[Your task] Please repeat exactly the lines below from the one containing "6. Within 43" down to the one containing "- 2000-09-18: The", both included, and nothing else.

(Data extract Opens)

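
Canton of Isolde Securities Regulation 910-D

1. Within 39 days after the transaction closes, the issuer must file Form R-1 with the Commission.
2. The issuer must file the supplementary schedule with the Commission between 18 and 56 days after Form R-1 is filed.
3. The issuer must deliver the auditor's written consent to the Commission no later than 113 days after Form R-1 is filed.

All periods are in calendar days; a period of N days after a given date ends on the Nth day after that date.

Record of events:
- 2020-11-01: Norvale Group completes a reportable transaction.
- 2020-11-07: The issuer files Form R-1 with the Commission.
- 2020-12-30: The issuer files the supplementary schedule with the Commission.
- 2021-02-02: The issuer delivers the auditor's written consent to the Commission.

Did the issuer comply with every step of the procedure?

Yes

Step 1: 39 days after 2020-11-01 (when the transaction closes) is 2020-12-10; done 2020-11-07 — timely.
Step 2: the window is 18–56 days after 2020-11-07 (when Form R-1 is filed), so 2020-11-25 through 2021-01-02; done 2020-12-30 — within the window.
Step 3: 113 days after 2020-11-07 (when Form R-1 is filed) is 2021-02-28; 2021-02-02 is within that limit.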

(Data extract Closes)
(Data extract Opens)

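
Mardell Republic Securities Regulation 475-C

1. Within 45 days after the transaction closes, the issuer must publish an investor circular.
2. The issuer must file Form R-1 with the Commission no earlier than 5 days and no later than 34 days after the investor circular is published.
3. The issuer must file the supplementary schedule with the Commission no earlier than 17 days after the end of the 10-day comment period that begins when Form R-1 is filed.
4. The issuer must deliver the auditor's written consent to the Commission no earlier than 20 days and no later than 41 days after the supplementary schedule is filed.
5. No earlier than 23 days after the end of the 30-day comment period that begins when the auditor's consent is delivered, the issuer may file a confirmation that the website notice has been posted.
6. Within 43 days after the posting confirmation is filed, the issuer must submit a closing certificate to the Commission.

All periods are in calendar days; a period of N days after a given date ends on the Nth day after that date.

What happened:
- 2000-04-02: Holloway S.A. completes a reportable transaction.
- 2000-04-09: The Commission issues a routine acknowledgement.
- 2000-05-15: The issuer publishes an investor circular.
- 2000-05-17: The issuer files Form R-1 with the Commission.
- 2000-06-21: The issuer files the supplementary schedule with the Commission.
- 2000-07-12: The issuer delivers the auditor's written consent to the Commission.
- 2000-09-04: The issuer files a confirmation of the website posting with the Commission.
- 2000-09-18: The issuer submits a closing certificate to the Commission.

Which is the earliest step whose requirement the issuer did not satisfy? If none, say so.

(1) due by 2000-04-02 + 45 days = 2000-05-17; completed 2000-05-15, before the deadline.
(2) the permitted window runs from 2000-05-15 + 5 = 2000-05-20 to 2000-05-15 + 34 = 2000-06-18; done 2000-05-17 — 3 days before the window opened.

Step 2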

(Data extract Closes)

[Result for this task]
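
6. Within 43 days after the posting confirmation is filed, the issuer must submit a closing certificate to the Commission.

All periods are in calendar days; a period of N days after a given date ends on the Nth day after that date.

What happened:
- 2000-04-02: Holloway S.A. completes a reportable transaction.
- 2000-04-09: The Commission issues a routine acknowledgement.
- 2000-05-15: The issuer publishes an investor circular.
- 2000-05-17: The issuer files Form R-1 with the Commission.
- 2000-06-21: The issuer files the supplementary schedule with the Commission.
- 2000-07-12: The issuer delivers the auditor's written consent to the Commission.
- 2000-09-04: The issuer files a confirmation of the website posting with the Commission.
- 2000-09-18: The issuer submits a closing certificate to the Commission.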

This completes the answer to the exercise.